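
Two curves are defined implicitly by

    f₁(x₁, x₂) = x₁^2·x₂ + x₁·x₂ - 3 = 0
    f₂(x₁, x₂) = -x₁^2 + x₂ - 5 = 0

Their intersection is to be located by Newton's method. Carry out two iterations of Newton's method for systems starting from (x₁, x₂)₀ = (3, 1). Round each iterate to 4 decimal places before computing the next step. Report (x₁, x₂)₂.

At (3, 1): F = (9.0000, -13.0000).
Jacobian J = [[2·x₁·x₂ + x₂, x₁^2 + x₁], [-2·x₁, 1]].
At the point, J = [[7.0000, 12.0000], [-6.0000, 1.0000]] (det J = 79.0000).
Solving J·Δ = −F gives Δ = (-2.0886, 0.4684).
Then the next iterate is (x₁, x₂)₁ = (0.9114, 1.4684).
Round to (0.9114, 1.4684) and repeat: F = (-0.441974, -4.362250), J = [[4.145000, 1.742050], [-1.8228, 1.0000]].
Δ = (-0.9777, 2.5801), so (x₁, x₂)₂ = (-0.0663, 4.0485).

(-0.0663, 4.0485)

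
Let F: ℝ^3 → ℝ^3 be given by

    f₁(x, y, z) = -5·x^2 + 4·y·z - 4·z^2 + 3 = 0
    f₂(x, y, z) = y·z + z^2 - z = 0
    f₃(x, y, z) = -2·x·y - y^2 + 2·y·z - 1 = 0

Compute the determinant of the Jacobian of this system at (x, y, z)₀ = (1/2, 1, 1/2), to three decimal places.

-19.000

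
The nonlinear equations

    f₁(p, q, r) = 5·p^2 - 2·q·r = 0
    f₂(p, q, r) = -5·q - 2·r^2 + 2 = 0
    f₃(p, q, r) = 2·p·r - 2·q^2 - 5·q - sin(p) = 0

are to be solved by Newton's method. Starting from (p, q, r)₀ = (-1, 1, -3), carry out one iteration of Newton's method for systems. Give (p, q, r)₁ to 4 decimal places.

(-0.5849, 0.3518, -1.5201)

At (-1, 1, -3): F = (11.0000, -21.0000, -0.158529).
Jacobian J = [[10·p, -2·r, -2·q], [0, -5, -4·r], [2·r - cos(p), -4·q - 5, 2·p]].
At the point, J = [[-10.0000, 6.0000, -2.0000], [0.0000, -5.0000, 12.0000], [-6.540302, -9.0000, -2.0000]] (det J = -1585.498743).
Solving J·Δ = −F gives Δ = (0.4151, -0.6482, 1.4799).
Then the next iterate is (p, q, r)₁ = (-0.5849, 0.3518, -1.5201).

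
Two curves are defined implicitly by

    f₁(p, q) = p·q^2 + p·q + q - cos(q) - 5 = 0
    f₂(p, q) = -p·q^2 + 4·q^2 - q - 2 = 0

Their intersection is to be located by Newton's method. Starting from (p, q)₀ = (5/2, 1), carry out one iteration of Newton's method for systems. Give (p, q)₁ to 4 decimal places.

(1.3808, 1.1904)

At (5/2, 1): F = (0.459698, -1.5000).
Jacobian J = [[q^2 + q, 2·p·q + p + sin(q) + 1], [-q^2, -2·p·q + 8·q - 1]].
At the point, J = [[2.0000, 9.341471], [-1.0000, 2.0000]] (det J = 13.341471).
Solving J·Δ = −F gives Δ = (-1.1192, 0.1904).
Then the next iterate is (p, q)₁ = (1.3808, 1.1904).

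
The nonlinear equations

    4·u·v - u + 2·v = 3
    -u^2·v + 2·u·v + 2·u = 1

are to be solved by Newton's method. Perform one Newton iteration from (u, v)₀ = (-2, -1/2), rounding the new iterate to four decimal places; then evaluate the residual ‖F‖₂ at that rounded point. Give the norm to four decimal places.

1.6155

At (-2, -1/2): F = (2.0000, -1.0000).
Jacobian J = [[4·v - 1, 4·u + 2], [-2·u·v + 2·v + 2, -u^2 + 2·u]].
At the point, J = [[-3.0000, -6.0000], [-1.0000, -8.0000]] (det J = 18.0000).
Solving J·Δ = −F gives Δ = (1.2222, -0.2778).
Then the next iterate is (u, v)₁ = (-0.7778, -0.7778).
Re-evaluating at (-0.7778, -0.7778): F = (-1.357909, -0.875106), so ‖F‖₂ = 1.6155.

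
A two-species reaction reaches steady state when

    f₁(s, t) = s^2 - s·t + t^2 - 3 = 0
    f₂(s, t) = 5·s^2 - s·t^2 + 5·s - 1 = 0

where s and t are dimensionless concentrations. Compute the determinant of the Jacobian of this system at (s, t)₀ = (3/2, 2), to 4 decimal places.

-46.0000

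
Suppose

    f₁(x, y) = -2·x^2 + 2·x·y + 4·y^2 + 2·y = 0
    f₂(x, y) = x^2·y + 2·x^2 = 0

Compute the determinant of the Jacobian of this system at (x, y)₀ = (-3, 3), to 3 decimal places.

762.000

J = [[-4·x + 2·y, 2·x + 8·y + 2], [2·x·y + 4·x, x^2]].
At the point, J = [[18.000, 20.000], [-30.000, 9.000]].
det J = 762.000.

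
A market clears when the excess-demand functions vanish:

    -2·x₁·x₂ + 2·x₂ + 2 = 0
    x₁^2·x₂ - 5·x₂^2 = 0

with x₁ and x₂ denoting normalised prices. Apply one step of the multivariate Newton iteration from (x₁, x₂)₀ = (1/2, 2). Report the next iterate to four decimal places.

At (1/2, 2): F = (4.0000, -19.5000).
Jacobian J = [[-2·x₂, -2·x₁ + 2], [2·x₁·x₂, x₁^2 - 10·x₂]].
At the point, J = [[-4.0000, 1.0000], [2.0000, -19.7500]] (det J = 77.0000).
Solving J·Δ = −F gives Δ = (0.7727, -0.9091).
Then the next iterate is (x₁, x₂)₁ = (1.2727, 1.0909).

(1.2727, 1.0909)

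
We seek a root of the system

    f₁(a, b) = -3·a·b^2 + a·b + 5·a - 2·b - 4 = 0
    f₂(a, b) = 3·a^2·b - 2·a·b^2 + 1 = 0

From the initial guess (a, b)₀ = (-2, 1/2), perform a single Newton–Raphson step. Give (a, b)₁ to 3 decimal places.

At (-2, 1/2): F = (-14.500, 8.000).
Jacobian J = [[-3·b^2 + b + 5, -6·a·b + a - 2], [6·a·b - 2·b^2, 3·a^2 - 4·a·b]].
At the point, J = [[4.750, 2.000], [-6.500, 16.000]] (det J = 89.000).
Solving J·Δ = −F gives Δ = (2.787, 0.632).
Then the next iterate is (a, b)₁ = (0.787, 1.132).

(0.787, 1.132)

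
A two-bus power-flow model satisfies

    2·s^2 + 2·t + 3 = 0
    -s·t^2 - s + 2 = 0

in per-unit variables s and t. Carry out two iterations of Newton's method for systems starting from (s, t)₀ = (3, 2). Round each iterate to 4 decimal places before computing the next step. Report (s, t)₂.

(-4.2813, 7.5914)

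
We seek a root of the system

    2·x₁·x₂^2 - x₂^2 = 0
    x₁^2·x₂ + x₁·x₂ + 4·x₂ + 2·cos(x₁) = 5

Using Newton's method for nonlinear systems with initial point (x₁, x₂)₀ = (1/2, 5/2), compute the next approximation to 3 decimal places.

At (1/2, 5/2): F = (0.000, 8.63017).
Jacobian J = [[2·x₂^2, 4·x₁·x₂ - 2·x₂], [2·x₁·x₂ + x₂ - 2·sin(x₁), x₁^2 + x₁ + 4]].
At the point, J = [[12.500, 0.000], [4.04115, 4.750]] (det J = 59.375).
Solving J·Δ = −F gives Δ = (0.000, -1.817).
Then the next iterate is (x₁, x₂)₁ = (0.500, 0.683).

(0.500, 0.683)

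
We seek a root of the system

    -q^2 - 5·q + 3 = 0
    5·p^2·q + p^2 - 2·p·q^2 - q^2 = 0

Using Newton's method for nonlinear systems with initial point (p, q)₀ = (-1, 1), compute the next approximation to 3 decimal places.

At (-1, 1): F = (-3.000, 7.000).
Jacobian J = [[0, -2·q - 5], [10·p·q + 2·p - 2·q^2, 5·p^2 - 4·p·q - 2·q]].
At the point, J = [[0.000, -7.000], [-14.000, 7.000]] (det J = -98.000).
Solving J·Δ = −F gives Δ = (0.286, -0.429).
Then the next iterate is (p, q)₁ = (-0.714, 0.571).

(-0.714, 0.571)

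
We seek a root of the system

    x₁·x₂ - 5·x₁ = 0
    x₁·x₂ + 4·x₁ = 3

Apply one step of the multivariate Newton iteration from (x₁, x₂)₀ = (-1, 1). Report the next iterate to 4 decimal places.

(0.3333, -0.3333)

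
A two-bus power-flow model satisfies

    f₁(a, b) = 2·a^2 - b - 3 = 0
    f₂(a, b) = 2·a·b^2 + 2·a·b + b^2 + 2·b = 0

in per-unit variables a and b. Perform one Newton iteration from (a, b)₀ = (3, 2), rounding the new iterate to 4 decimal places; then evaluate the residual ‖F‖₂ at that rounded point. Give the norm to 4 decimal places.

At (3, 2): F = (13.0000, 44.0000).
Jacobian J = [[4·a, -1], [2·b^2 + 2·b, 4·a·b + 2·a + 2·b + 2]].
At the point, J = [[12.0000, -1.0000], [12.0000, 36.0000]] (det J = 444.0000).
Solving J·Δ = −F gives Δ = (-1.1532, -0.8378).
Then the next iterate is (a, b)₁ = (1.8468, 1.1622).
Re-evaluating at (1.8468, 1.1622): F = (2.659140, 12.956789), so ‖F‖₂ = 13.2268.

13.2268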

----------------

▸ Try it
Set down the lines above as they stand, starting with the first line and ending with the line that contains "f₂(x₁, x₂) = -x₁^2 + x₂ - 5 = 0".

▸ Solution below
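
Two curves are defined implicitly by

    f₁(x₁, x₂) = x₁^2·x₂ + x₁·x₂ - 3 = 0
    f₂(x₁, x₂) = -x₁^2 + x₂ - 5 = 0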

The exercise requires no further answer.